Data provided:
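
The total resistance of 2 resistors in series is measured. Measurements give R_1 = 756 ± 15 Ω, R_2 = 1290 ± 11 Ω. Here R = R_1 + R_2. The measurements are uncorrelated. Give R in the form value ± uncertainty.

For a sum/difference, combine absolute errors in quadrature:
  (δR_1)² = 225;  (δR_2)² = 121
δR = √(346) = 18.6 Ω
R = 2050 Ω.

2050 ± 18.6 Ω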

What is being asked:
Transcribe the whole listing word for word.

Expected output:
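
The total resistance of 2 resistors in series is measured. Measurements give R_1 = 756 ± 15 Ω, R_2 = 1290 ± 11 Ω. Here R = R_1 + R_2. The measurements are uncorrelated. Give R in the form value ± uncertainty.

For a sum/difference, combine absolute errors in quadrature:
  (δR_1)² = 225;  (δR_2)² = 121
δR = √(346) = 18.6 Ω
R = 2050 Ω.

2050 ± 18.6 Ω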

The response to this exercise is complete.